YOUR INSTRUCTIONS - Output the following data exactly.

EXTRACTED MATERIAL -
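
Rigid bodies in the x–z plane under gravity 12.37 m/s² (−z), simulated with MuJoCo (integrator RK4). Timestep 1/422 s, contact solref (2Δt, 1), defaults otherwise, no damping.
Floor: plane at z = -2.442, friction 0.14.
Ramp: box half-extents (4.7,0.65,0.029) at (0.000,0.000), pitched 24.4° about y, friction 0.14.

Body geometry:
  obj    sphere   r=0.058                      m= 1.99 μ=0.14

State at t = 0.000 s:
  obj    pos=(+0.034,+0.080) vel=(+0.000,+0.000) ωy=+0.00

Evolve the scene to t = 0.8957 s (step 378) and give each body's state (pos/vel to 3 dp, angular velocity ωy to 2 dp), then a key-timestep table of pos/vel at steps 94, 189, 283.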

RESPONSE AREA -
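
Rigid bodies in the x–z plane under gravity 12.37 m/s² (−z), simulated with MuJoCo (integrator RK4). Timestep 1/422 s, contact solref (2Δt, 1), defaults otherwise, no damping.
Floor: plane at z = -2.442, friction 0.14.
Ramp: box half-extents (4.7,0.65,0.029) at (0.000,0.000), pitched 24.4° about y, friction 0.14.

Body geometry:
  obj    sphere   r=0.058                      m= 1.99 μ=0.14

State at t = 0.000 s:
  obj    pos=(+0.034,+0.080) vel=(+0.000,+0.000) ωy=+0.00

Evolve the scene to t = 0.8957 s (step 378) and give each body's state (pos/vel to 3 dp, angular velocity ωy to 2 dp), then a key-timestep table of pos/vel at steps 94, 189, 283.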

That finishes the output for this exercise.